» **DATASET CONTENT**:
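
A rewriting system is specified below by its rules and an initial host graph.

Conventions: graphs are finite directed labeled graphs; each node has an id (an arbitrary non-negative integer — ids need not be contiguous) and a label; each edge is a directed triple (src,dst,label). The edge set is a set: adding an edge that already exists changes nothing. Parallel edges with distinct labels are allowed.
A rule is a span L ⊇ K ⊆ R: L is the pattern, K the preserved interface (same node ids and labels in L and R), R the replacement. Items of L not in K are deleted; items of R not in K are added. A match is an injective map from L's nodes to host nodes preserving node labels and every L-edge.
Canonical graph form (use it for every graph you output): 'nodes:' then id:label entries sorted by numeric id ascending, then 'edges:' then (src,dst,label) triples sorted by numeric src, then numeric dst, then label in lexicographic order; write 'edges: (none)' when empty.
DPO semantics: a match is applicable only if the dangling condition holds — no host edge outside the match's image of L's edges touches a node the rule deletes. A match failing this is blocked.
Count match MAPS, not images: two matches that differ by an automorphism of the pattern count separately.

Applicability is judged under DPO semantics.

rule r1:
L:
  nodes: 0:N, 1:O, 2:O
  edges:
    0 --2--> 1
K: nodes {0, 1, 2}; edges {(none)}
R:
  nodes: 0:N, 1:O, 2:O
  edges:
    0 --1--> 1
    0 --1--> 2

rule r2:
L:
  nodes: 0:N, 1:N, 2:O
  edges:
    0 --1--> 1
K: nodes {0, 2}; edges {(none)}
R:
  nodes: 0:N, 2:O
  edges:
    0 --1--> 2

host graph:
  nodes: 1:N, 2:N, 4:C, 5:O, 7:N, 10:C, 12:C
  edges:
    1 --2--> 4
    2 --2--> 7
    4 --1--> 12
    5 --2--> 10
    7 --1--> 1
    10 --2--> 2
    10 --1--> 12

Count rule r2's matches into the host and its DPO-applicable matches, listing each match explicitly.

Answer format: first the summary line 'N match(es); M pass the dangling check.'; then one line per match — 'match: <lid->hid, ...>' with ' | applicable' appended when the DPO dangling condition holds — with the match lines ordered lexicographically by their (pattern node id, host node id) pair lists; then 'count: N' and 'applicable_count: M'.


1 match(es); 0 pass the dangling check.
match: 0->7, 1->1, 2->5
count: 1
applicable_count: 0


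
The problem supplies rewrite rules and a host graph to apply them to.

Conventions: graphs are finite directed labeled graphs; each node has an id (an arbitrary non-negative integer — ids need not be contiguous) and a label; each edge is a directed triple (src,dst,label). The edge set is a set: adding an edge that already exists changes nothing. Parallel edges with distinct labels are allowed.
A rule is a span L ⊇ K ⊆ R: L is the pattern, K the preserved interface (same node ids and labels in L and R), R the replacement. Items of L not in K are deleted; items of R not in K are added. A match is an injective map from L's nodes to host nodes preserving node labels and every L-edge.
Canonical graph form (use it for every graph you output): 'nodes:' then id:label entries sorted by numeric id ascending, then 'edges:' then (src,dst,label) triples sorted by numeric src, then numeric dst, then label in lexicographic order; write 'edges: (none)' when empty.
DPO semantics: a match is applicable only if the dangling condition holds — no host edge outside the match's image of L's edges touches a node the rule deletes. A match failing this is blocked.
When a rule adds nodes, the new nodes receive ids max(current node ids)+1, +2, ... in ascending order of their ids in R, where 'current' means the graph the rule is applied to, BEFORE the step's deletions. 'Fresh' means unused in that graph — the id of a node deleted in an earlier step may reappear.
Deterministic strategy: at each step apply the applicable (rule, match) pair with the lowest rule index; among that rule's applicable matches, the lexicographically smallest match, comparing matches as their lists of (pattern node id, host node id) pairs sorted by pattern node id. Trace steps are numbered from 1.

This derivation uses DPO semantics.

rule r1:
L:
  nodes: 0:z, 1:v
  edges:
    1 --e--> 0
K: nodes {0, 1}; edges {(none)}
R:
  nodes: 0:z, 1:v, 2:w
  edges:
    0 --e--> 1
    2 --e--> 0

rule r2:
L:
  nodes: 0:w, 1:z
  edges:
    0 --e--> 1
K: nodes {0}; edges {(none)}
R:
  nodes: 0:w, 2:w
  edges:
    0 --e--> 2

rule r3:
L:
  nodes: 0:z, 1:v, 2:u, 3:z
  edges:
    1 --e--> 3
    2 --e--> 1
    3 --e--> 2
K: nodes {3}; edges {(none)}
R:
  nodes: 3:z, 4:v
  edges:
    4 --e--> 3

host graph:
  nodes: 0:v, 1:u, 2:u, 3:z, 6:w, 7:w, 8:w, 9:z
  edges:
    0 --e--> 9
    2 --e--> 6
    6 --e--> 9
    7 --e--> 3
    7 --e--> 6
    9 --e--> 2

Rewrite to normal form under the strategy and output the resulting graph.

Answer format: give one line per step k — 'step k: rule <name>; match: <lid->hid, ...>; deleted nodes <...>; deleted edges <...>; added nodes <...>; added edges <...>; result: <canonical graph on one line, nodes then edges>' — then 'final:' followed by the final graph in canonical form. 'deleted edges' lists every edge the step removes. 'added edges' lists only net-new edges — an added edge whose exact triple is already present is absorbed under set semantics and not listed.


step 1: rule r1; match: 0->9, 1->0; deleted nodes (none); deleted edges (0,9,e); added nodes 10; added edges (9,0,e); (10,9,e); result: nodes: 0:v, 1:u, 2:u, 3:z, 6:w, 7:w, 8:w, 9:z, 10:w edges: (2,6,e); (6,9,e); (7,3,e); (7,6,e); (9,0,e); (9,2,e); (10,9,e)
step 2: rule r2; match: 0->7, 1->3; deleted nodes 3; deleted edges (7,3,e); added nodes 11; added edges (7,11,e); result: nodes: 0:v, 1:u, 2:u, 6:w, 7:w, 8:w, 9:z, 10:w, 11:w edges: (2,6,e); (6,9,e); (7,6,e); (7,11,e); (9,0,e); (9,2,e); (10,9,e)
final:
nodes: 0:v, 1:u, 2:u, 6:w, 7:w, 8:w, 9:z, 10:w, 11:w
edges: (2,6,e); (6,9,e); (7,6,e); (7,11,e); (9,0,e); (9,2,e); (10,9,e)


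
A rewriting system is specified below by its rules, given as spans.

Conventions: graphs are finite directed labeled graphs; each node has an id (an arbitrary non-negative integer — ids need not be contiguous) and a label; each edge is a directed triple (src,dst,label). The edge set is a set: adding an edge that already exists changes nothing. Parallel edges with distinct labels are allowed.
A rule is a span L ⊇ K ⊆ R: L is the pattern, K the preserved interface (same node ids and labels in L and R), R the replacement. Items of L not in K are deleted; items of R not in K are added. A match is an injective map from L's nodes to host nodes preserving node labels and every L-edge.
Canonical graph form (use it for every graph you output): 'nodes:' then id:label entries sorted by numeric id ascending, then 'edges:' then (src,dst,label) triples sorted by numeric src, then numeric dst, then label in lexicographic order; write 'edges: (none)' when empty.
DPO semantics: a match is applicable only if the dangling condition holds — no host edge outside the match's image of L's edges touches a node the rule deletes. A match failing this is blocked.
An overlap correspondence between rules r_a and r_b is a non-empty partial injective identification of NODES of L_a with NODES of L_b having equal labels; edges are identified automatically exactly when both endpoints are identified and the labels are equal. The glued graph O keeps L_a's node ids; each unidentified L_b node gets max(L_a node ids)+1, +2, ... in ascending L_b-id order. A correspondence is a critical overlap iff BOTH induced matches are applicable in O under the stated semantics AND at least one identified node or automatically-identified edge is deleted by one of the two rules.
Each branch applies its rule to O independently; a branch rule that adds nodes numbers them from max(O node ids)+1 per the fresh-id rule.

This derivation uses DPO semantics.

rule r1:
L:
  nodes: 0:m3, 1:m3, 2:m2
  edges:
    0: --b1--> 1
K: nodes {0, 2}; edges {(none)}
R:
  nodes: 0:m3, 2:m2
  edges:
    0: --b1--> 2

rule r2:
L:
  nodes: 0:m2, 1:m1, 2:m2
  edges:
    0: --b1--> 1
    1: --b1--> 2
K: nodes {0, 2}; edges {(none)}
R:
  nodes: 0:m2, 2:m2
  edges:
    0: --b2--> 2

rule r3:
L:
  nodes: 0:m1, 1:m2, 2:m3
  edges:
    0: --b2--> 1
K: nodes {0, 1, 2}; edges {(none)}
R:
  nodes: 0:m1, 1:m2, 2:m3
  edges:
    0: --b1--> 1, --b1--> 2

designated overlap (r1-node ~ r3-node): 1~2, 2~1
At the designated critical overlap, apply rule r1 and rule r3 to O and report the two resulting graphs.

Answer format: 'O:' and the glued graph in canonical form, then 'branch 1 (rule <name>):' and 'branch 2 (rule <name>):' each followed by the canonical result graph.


O:
nodes: 0:m3, 1:m3, 2:m2, 3:m1
edges: (0,1,b1); (3,2,b2)
branch 1 (rule r1):
nodes: 0:m3, 2:m2, 3:m1
edges: (0,2,b1); (3,2,b2)
branch 2 (rule r3):
nodes: 0:m3, 1:m3, 2:m2, 3:m1
edges: (0,1,b1); (3,1,b1); (3,2,b1)


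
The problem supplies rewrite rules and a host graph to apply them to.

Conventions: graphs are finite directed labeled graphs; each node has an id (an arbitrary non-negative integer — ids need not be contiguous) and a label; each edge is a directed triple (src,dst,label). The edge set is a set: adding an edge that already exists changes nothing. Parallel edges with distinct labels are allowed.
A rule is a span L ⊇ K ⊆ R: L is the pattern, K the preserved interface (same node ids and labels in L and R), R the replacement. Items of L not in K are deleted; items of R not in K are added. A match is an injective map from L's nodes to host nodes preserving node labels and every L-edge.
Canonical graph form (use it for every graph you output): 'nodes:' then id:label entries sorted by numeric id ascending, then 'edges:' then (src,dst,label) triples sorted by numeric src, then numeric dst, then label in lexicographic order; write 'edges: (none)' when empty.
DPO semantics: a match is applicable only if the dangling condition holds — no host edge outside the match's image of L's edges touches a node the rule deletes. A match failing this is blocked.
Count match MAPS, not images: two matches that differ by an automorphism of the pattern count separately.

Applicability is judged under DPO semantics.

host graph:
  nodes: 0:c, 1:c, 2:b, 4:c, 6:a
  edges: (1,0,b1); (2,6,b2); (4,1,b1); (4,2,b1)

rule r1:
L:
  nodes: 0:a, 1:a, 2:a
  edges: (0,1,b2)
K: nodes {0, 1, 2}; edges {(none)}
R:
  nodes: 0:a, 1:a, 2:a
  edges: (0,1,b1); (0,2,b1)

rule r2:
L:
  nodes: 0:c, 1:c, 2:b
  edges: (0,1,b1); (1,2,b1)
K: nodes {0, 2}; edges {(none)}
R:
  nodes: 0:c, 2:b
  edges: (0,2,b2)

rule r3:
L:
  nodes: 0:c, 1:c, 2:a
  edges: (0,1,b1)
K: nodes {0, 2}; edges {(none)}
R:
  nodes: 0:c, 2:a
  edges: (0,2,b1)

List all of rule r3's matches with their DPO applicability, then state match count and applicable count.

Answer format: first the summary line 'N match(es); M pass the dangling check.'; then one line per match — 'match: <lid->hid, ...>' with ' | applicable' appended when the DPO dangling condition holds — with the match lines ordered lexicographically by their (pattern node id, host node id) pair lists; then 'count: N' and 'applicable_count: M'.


2 match(es); 1 pass the dangling check.
match: 0->1, 1->0, 2->6 | applicable
match: 0->4, 1->1, 2->6
count: 2
applicable_count: 1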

» **TASK TO CARRY OUT**: Copy each line of the data above that holds "designated".

» **FINISHED TASK**:
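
designated overlap (r1-node ~ r3-node): 1~2, 2~1
At the designated critical overlap, apply rule r1 and rule r3 to O and report the two resulting graphs.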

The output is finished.